AIM OF THE TASK — Reproduce every entry exactly as shown.

(Records from a collection)
____________________
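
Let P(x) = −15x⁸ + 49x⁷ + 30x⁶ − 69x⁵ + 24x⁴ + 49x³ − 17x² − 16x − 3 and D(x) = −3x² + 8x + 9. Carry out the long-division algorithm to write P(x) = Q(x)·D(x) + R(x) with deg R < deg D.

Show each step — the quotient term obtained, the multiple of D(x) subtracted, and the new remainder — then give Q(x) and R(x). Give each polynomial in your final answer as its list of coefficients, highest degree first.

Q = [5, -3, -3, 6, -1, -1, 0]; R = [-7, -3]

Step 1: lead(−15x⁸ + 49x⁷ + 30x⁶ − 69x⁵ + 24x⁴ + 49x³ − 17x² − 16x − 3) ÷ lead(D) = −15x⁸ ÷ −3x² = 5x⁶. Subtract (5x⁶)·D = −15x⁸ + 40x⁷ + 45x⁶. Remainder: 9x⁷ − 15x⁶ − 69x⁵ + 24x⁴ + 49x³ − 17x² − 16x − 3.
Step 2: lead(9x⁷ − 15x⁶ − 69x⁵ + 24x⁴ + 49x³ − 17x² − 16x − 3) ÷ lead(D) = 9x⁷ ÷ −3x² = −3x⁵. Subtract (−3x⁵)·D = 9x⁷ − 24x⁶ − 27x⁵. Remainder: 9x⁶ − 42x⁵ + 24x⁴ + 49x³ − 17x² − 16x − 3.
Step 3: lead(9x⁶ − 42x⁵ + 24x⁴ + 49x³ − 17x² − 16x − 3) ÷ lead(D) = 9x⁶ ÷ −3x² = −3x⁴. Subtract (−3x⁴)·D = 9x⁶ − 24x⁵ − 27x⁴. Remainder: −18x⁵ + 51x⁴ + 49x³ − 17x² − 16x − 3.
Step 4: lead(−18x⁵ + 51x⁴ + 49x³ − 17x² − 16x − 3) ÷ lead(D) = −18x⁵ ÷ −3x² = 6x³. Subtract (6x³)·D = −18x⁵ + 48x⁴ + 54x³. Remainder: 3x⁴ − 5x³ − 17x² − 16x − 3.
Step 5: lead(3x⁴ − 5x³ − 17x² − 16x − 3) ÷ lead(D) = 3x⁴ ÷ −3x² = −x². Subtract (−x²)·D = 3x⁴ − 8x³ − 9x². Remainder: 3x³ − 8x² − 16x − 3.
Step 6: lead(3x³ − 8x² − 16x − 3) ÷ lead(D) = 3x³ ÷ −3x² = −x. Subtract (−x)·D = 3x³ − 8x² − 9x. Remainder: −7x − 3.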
____________________
RESULT OF THIS EXERCISE —
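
Let P(x) = −15x⁸ + 49x⁷ + 30x⁶ − 69x⁵ + 24x⁴ + 49x³ − 17x² − 16x − 3 and D(x) = −3x² + 8x + 9. Carry out the long-division algorithm to write P(x) = Q(x)·D(x) + R(x) with deg R < deg D.

Show each step — the quotient term obtained, the multiple of D(x) subtracted, and the new remainder — then give Q(x) and R(x). Give each polynomial in your final answer as its list of coefficients, highest degree first.

Q = [5, -3, -3, 6, -1, -1, 0]; R = [-7, -3]

Step 1: lead(−15x⁸ + 49x⁷ + 30x⁶ − 69x⁵ + 24x⁴ + 49x³ − 17x² − 16x − 3) ÷ lead(D) = −15x⁸ ÷ −3x² = 5x⁶. Subtract (5x⁶)·D = −15x⁸ + 40x⁷ + 45x⁶. Remainder: 9x⁷ − 15x⁶ − 69x⁵ + 24x⁴ + 49x³ − 17x² − 16x − 3.
Step 2: lead(9x⁷ − 15x⁶ − 69x⁵ + 24x⁴ + 49x³ − 17x² − 16x − 3) ÷ lead(D) = 9x⁷ ÷ −3x² = −3x⁵. Subtract (−3x⁵)·D = 9x⁷ − 24x⁶ − 27x⁵. Remainder: 9x⁶ − 42x⁵ + 24x⁴ + 49x³ − 17x² − 16x − 3.
Step 3: lead(9x⁶ − 42x⁵ + 24x⁴ + 49x³ − 17x² − 16x − 3) ÷ lead(D) = 9x⁶ ÷ −3x² = −3x⁴. Subtract (−3x⁴)·D = 9x⁶ − 24x⁵ − 27x⁴. Remainder: −18x⁵ + 51x⁴ + 49x³ − 17x² − 16x − 3.
Step 4: lead(−18x⁵ + 51x⁴ + 49x³ − 17x² − 16x − 3) ÷ lead(D) = −18x⁵ ÷ −3x² = 6x³. Subtract (6x³)·D = −18x⁵ + 48x⁴ + 54x³. Remainder: 3x⁴ − 5x³ − 17x² − 16x − 3.
Step 5: lead(3x⁴ − 5x³ − 17x² − 16x − 3) ÷ lead(D) = 3x⁴ ÷ −3x² = −x². Subtract (−x²)·D = 3x⁴ − 8x³ − 9x². Remainder: 3x³ − 8x² − 16x − 3.
Step 6: lead(3x³ − 8x² − 16x − 3) ÷ lead(D) = 3x³ ÷ −3x² = −x. Subtract (−x)·D = 3x³ − 8x² − 9x. Remainder: −7x − 3.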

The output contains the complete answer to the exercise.